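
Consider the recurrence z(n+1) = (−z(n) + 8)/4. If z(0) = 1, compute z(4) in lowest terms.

409/256

z(1) = (−1 + 8)/4 = 7/4.
z(2) = (−(7/4) + 8)/4 = 25/16.
z(3) = (−(25/16) + 8)/4 = 103/64.
z(4) = (−(103/64) + 8)/4 = 409/256.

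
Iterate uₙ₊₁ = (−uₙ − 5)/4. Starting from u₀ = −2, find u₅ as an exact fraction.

u₁ = (−(−2) − 5)/4 = −3/4.
u₂ = (−(−3/4) − 5)/4 = −17/16.
u₃ = (−(−17/16) − 5)/4 = −63/64.
u₄ = (−(−63/64) − 5)/4 = −257/256.
u₅ = (−(−257/256) − 5)/4 = −1023/1024.

−1023/1024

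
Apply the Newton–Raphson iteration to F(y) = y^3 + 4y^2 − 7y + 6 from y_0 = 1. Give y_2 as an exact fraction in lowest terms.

6/7

F'(y) = 3y^2 + 8y − 7.
F(1) = 4, F'(1) = 4, so y_1 = 1 − 4/4 = 0.
F(0) = 6, F'(0) = −7, so y_2 = 0 − 6/(−7) = 6/7.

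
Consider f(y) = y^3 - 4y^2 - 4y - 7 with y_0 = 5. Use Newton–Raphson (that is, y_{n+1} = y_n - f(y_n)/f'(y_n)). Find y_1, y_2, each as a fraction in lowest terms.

f'(y) = 3y^2 - 8y - 4.
f(5) = -2, f'(5) = 31, so y_1 = 5 - (-2)/31 = 157/31.
f(157/31) = 1372/29791, f'(157/31) = 31167/961, so y_2 = (157/31) - (1372/29791)/(31167/961) = 4891847/966177.

y_1 = 157/31, y_2 = 4891847/966177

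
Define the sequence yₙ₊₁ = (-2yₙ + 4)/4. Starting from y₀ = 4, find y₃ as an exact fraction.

1/4

y₁ = (-2·4 + 4)/4 = -1.
y₂ = (-2·(-1) + 4)/4 = 3/2.
y₃ = (-2·(3/2) + 4)/4 = 1/4.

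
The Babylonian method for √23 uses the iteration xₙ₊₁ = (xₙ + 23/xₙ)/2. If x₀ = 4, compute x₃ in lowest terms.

x₁ = (4 + 23/4)/2 = 39/8.
x₂ = (39/8 + 23/(39/8))/2 = 2993/624.
x₃ = (2993/624 + 23/(2993/624))/2 = 17913697/3735264.

17913697/3735264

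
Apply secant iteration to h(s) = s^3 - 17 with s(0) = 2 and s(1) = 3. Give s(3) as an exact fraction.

h(2) = -9, h(3) = 10. s(2) = 3 - 10·(3 - 2)/(10 - (-9)) = 47/19.
h(3) = 10, h(47/19) = -12780/6859. s(3) = (47/19) - (-12780/6859)·((47/19) - 3)/((-12780/6859) - 10) = 20801/8137.

20801/8137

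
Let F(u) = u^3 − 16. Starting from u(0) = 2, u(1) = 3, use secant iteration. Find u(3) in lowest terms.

F(2) = −8, F(3) = 11. u(2) = 3 − 11·(3 − 2)/(11 − (−8)) = 46/19.
F(3) = 11, F(46/19) = −12408/6859. u(3) = (46/19) − (−12408/6859)·((46/19) − 3)/((−12408/6859) − 11) = 19990/7987.

19990/7987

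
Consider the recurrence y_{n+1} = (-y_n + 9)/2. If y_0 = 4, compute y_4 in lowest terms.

y_1 = (-4 + 9)/2 = 5/2.
y_2 = (-(5/2) + 9)/2 = 13/4.
y_3 = (-(13/4) + 9)/2 = 23/8.
y_4 = (-(23/8) + 9)/2 = 49/16.

49/16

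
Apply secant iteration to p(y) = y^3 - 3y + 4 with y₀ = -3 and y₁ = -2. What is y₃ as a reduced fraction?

-1378/625

p(-3) = -14, p(-2) = 2. y₂ = (-2) - 2·((-2) - (-3))/(2 - (-14)) = -17/8.
p(-2) = 2, p(-17/8) = 399/512. y₃ = (-17/8) - (399/512)·((-17/8) - (-2))/((399/512) - 2) = -1378/625.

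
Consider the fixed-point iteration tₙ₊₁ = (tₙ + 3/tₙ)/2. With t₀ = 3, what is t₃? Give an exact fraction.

t₁ = (3 + 3/3)/2 = 2.
t₂ = (2 + 3/2)/2 = 7/4.
t₃ = (7/4 + 3/(7/4))/2 = 97/56.

97/56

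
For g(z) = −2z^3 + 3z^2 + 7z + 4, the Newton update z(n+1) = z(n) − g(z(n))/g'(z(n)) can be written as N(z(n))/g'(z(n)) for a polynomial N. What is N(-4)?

g'(z) = −6z^2 + 6z + 7.
N(z) = z·g'(z) − g(z) = z·(−6z^2 + 6z + 7) − (−2z^3 + 3z^2 + 7z + 4) = −4z^3 + 3z^2 − 4.
N(-4) = 300.

300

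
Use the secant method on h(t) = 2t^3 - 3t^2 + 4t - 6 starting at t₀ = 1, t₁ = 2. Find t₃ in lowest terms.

h(1) = -3, h(2) = 6. t₂ = 2 - 6·(2 - 1)/(6 - (-3)) = 4/3.
h(2) = 6, h(4/3) = -34/27. t₃ = (4/3) - (-34/27)·((4/3) - 2)/((-34/27) - 6) = 71/49.

71/49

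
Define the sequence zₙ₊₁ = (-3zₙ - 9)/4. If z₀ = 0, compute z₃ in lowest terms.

z₁ = (-3·0 - 9)/4 = -9/4.
z₂ = (-3·(-9/4) - 9)/4 = -9/16.
z₃ = (-3·(-9/16) - 9)/4 = -117/64.

-117/64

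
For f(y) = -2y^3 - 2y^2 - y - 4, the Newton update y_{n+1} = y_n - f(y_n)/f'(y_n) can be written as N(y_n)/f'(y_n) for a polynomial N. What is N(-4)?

f'(y) = -6y^2 - 4y - 1.
N(y) = y·f'(y) - f(y) = y·(-6y^2 - 4y - 1) - (-2y^3 - 2y^2 - y - 4) = -4y^3 - 2y^2 + 4.
N(-4) = 228.

228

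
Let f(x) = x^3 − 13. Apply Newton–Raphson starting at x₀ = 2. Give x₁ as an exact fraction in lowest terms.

f'(x) = 3x^2.
f(2) = −5, f'(2) = 12, so x₁ = 2 − (−5)/12 = 29/12.

29/12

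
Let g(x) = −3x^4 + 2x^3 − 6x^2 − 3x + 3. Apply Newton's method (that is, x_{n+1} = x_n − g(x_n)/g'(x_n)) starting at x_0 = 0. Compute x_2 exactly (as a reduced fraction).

2/3

g'(x) = −12x^3 + 6x^2 − 12x − 3.
g(0) = 3, g'(0) = −3, so x_1 = 0 − 3/(−3) = 1.
g(1) = −7, g'(1) = −21, so x_2 = 1 − (−7)/(−21) = 2/3.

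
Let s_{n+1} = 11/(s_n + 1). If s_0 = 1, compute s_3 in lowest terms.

143/35

s_1 = 11/(1 + 1) = 11/2.
s_2 = 11/(11/2 + 1) = 22/13.
s_3 = 11/(22/13 + 1) = 143/35.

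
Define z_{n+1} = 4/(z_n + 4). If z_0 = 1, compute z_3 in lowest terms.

z_1 = 4/(1 + 4) = 4/5.
z_2 = 4/(4/5 + 4) = 5/6.
z_3 = 4/(5/6 + 4) = 24/29.

24/29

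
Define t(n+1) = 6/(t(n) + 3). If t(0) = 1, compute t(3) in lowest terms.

18/13

t(1) = 6/(1 + 3) = 3/2.
t(2) = 6/(3/2 + 3) = 4/3.
t(3) = 6/(4/3 + 3) = 18/13.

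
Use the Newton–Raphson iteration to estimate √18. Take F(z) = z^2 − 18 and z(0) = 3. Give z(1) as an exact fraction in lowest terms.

9/2

F'(z) = 2z.
F(3) = −9, F'(3) = 6, so z(1) = 3 − (−9)/6 = 9/2.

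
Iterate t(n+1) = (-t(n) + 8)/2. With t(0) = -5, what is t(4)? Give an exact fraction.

t(1) = (-(-5) + 8)/2 = 13/2.
t(2) = (-(13/2) + 8)/2 = 3/4.
t(3) = (-(3/4) + 8)/2 = 29/8.
t(4) = (-(29/8) + 8)/2 = 35/16.

35/16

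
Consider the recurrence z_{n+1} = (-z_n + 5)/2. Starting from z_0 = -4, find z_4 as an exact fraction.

21/16

z_1 = (-(-4) + 5)/2 = 9/2.
z_2 = (-(9/2) + 5)/2 = 1/4.
z_3 = (-(1/4) + 5)/2 = 19/8.
z_4 = (-(19/8) + 5)/2 = 21/16.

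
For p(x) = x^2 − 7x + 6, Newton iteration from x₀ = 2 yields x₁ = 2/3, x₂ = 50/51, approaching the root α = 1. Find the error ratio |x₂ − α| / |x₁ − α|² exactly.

3/17

x₁ − α = 2/3 − 1 = −1/3, so |x₁ − α| = 1/3.
x₂ − α = 50/51 − 1 = −1/51, so |x₂ − α| = 1/51.
|x₁ − α|² = 1/9.
Ratio = (1/51) / (1/9) = 3/17.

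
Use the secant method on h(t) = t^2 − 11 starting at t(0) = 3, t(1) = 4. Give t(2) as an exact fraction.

h(3) = −2, h(4) = 5. t(2) = 4 − 5·(4 − 3)/(5 − (−2)) = 23/7.

23/7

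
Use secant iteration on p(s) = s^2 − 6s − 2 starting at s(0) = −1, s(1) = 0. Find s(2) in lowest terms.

p(−1) = 5, p(0) = −2. s(2) = 0 − (−2)·(0 − (−1))/((−2) − 5) = −2/7.

−2/7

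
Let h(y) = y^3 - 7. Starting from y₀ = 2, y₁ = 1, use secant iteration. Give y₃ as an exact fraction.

h(2) = 1, h(1) = -6. y₂ = 1 - (-6)·(1 - 2)/((-6) - 1) = 13/7.
h(1) = -6, h(13/7) = -204/343. y₃ = (13/7) - (-204/343)·((13/7) - 1)/((-204/343) - (-6)) = 201/103.

201/103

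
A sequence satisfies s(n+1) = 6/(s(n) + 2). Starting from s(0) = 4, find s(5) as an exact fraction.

21/13

s(1) = 6/(4 + 2) = 1.
s(2) = 6/(1 + 2) = 2.
s(3) = 6/(2 + 2) = 3/2.
s(4) = 6/(3/2 + 2) = 12/7.
s(5) = 6/(12/7 + 2) = 21/13.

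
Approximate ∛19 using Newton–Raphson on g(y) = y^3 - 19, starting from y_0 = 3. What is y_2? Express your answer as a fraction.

1152011/431649

g'(y) = 3y^2.
g(3) = 8, g'(3) = 27, so y_1 = 3 - 8/27 = 73/27.
g(73/27) = 15040/19683, g'(73/27) = 5329/243, so y_2 = (73/27) - (15040/19683)/(5329/243) = 1152011/431649.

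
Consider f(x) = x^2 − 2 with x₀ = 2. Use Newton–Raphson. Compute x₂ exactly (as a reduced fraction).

17/12

f'(x) = 2x.
f(2) = 2, f'(2) = 4, so x₁ = 2 − 2/4 = 3/2.
f(3/2) = 1/4, f'(3/2) = 3, so x₂ = (3/2) − (1/4)/3 = 17/12.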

--------------------------------------------------

> [What the task asks] From the line with "Let h(y) = y^3" to the final line of the data above, please reproduce every line exactly and add nothing.

> [Answer box]
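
Let h(y) = y^3 - 7. Starting from y₀ = 2, y₁ = 1, use secant iteration. Give y₃ as an exact fraction.

h(2) = 1, h(1) = -6. y₂ = 1 - (-6)·(1 - 2)/((-6) - 1) = 13/7.
h(1) = -6, h(13/7) = -204/343. y₃ = (13/7) - (-204/343)·((13/7) - 1)/((-204/343) - (-6)) = 201/103.

201/103

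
A sequence satisfies s(n+1) = 6/(s(n) + 2). Starting from s(0) = 4, find s(5) as an exact fraction.

21/13

s(1) = 6/(4 + 2) = 1.
s(2) = 6/(1 + 2) = 2.
s(3) = 6/(2 + 2) = 3/2.
s(4) = 6/(3/2 + 2) = 12/7.
s(5) = 6/(12/7 + 2) = 21/13.

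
Approximate ∛19 using Newton–Raphson on g(y) = y^3 - 19, starting from y_0 = 3. What is y_2? Express your answer as a fraction.

1152011/431649

g'(y) = 3y^2.
g(3) = 8, g'(3) = 27, so y_1 = 3 - 8/27 = 73/27.
g(73/27) = 15040/19683, g'(73/27) = 5329/243, so y_2 = (73/27) - (15040/19683)/(5329/243) = 1152011/431649.

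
Consider f(x) = x^2 − 2 with x₀ = 2. Use Newton–Raphson. Compute x₂ exactly (as a reduced fraction).

17/12

f'(x) = 2x.
f(2) = 2, f'(2) = 4, so x₁ = 2 − 2/4 = 3/2.
f(3/2) = 1/4, f'(3/2) = 3, so x₂ = (3/2) − (1/4)/3 = 17/12.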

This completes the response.